__Aim of the exercise__.
When you reach the line containing "Let j, m, u, v, x" in the entries below, start writing out each line exactly, and stop after the line containing "Proof: x = q".

(Stored data)
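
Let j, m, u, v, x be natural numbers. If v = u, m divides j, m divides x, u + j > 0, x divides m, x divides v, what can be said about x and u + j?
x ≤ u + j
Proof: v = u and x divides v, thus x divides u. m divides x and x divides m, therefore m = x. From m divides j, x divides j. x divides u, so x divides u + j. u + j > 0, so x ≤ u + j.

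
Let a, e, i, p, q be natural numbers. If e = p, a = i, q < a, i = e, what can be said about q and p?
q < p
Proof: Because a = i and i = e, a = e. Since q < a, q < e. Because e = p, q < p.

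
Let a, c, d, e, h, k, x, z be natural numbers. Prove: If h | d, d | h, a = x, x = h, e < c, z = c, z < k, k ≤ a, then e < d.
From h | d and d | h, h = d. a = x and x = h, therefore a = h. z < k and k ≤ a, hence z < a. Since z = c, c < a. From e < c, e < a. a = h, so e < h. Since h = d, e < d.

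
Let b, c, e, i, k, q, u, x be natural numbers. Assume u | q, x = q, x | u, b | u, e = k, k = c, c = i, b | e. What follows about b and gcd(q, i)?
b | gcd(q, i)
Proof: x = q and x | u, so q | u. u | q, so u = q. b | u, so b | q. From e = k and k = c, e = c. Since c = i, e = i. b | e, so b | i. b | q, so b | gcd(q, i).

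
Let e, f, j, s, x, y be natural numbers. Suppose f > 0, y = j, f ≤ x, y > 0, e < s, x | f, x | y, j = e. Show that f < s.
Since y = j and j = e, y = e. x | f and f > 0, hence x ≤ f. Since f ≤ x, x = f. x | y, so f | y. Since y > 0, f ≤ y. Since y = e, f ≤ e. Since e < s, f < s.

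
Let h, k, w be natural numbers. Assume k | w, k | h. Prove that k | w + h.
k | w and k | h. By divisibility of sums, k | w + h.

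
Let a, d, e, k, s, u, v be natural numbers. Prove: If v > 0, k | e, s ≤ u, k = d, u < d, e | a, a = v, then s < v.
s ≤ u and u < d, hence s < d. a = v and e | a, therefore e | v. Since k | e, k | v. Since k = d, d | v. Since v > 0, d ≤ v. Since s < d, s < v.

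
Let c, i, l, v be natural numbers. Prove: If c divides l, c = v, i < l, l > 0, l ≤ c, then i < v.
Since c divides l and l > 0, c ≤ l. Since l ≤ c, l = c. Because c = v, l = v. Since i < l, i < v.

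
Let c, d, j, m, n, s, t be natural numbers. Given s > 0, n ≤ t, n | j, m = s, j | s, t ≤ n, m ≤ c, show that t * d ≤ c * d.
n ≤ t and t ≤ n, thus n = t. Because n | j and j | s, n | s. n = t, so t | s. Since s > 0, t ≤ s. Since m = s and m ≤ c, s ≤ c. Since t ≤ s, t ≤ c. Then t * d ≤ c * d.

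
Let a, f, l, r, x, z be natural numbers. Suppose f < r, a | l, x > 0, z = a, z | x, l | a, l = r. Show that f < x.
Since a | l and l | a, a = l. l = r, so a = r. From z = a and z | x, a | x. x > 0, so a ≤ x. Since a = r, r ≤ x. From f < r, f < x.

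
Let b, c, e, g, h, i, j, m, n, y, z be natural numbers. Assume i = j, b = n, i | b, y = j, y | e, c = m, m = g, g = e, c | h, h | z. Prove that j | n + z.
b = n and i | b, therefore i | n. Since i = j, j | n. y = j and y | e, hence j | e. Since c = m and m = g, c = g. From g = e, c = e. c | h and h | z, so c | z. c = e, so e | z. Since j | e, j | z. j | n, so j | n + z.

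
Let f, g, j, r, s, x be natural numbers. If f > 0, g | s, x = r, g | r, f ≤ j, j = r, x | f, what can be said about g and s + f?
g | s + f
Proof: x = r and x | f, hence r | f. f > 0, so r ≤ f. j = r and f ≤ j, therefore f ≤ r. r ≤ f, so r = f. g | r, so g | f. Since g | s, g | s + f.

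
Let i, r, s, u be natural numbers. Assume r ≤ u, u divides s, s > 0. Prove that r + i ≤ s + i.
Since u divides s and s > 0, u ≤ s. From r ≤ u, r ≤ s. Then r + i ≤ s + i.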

* * *

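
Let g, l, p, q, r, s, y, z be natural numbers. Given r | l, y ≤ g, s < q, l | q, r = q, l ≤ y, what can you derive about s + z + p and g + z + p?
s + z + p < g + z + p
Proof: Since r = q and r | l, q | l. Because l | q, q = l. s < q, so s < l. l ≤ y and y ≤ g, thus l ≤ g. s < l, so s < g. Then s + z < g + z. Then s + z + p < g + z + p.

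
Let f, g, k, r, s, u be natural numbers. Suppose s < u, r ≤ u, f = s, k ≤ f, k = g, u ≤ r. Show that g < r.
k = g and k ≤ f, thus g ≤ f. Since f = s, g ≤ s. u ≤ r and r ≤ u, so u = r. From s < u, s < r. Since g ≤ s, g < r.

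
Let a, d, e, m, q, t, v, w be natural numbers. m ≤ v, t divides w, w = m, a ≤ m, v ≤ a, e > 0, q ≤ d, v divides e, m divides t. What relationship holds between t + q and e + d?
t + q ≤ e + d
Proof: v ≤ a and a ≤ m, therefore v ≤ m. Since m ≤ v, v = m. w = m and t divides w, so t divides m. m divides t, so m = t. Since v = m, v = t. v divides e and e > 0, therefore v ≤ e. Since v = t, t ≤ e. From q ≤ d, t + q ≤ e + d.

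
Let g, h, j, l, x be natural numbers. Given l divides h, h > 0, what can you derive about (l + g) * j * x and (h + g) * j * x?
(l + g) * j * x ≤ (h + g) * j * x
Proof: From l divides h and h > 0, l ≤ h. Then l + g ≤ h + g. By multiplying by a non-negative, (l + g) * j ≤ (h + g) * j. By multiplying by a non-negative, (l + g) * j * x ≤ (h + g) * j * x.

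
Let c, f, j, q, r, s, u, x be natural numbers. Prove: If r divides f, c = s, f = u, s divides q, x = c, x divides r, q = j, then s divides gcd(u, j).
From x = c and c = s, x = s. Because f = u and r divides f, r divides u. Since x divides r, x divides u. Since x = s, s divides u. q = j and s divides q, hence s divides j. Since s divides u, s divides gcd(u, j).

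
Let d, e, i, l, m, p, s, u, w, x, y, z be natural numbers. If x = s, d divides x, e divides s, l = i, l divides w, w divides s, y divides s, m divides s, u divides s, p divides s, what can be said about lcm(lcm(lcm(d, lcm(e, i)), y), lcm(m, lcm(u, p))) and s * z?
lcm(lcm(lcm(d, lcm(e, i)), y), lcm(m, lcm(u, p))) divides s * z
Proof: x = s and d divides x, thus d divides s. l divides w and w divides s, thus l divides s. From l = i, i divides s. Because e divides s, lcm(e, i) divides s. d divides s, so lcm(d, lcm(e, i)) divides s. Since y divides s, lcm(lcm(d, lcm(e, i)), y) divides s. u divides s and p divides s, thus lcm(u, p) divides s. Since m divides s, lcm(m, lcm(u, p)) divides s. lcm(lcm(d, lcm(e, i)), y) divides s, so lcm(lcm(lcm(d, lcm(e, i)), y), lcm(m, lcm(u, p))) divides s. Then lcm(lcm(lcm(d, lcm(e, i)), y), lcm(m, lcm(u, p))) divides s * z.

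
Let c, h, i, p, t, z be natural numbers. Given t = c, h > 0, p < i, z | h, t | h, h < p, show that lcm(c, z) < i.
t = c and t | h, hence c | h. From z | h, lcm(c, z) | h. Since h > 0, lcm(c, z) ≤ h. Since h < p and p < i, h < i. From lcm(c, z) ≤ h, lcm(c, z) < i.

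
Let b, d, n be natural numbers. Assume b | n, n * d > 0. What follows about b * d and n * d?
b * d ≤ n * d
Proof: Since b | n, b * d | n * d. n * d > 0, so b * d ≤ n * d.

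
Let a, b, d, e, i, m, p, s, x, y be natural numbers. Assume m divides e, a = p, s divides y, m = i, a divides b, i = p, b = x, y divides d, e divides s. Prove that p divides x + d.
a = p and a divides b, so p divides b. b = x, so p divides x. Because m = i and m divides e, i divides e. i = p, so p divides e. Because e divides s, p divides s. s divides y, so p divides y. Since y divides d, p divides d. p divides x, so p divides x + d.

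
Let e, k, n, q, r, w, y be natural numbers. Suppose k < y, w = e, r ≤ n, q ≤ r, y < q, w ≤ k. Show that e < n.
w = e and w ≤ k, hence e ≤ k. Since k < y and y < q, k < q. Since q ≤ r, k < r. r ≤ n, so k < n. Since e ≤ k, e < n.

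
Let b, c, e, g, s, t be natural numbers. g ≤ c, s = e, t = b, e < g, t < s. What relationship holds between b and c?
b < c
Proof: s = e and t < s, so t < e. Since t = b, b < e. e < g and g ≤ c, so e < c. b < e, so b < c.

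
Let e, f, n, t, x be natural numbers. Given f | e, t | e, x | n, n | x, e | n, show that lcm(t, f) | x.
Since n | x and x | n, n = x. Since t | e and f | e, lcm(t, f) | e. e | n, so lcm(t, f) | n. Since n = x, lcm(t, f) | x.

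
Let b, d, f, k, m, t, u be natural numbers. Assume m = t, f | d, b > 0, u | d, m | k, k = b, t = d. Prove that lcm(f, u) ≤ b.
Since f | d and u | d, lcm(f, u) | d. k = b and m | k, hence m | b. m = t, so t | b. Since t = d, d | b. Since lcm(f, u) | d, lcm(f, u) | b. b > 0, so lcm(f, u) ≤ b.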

__Expected answer__.
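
Let j, m, u, v, x be natural numbers. If v = u, m divides j, m divides x, u + j > 0, x divides m, x divides v, what can be said about x and u + j?
x ≤ u + j
Proof: v = u and x divides v, thus x divides u. m divides x and x divides m, therefore m = x. From m divides j, x divides j. x divides u, so x divides u + j. u + j > 0, so x ≤ u + j.

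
Let a, e, i, p, q be natural numbers. If e = p, a = i, q < a, i = e, what can be said about q and p?
q < p
Proof: Because a = i and i = e, a = e. Since q < a, q < e. Because e = p, q < p.

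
Let a, c, d, e, h, k, x, z be natural numbers. Prove: If h | d, d | h, a = x, x = h, e < c, z = c, z < k, k ≤ a, then e < d.
From h | d and d | h, h = d. a = x and x = h, therefore a = h. z < k and k ≤ a, hence z < a. Since z = c, c < a. From e < c, e < a. a = h, so e < h. Since h = d, e < d.

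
Let b, c, e, i, k, q, u, x be natural numbers. Assume u | q, x = q, x | u, b | u, e = k, k = c, c = i, b | e. What follows about b and gcd(q, i)?
b | gcd(q, i)
Proof: x = q and x | u, so q | u. u | q, so u = q. b | u, so b | q. From e = k and k = c, e = c. Since c = i, e = i. b | e, so b | i. b | q, so b | gcd(q, i).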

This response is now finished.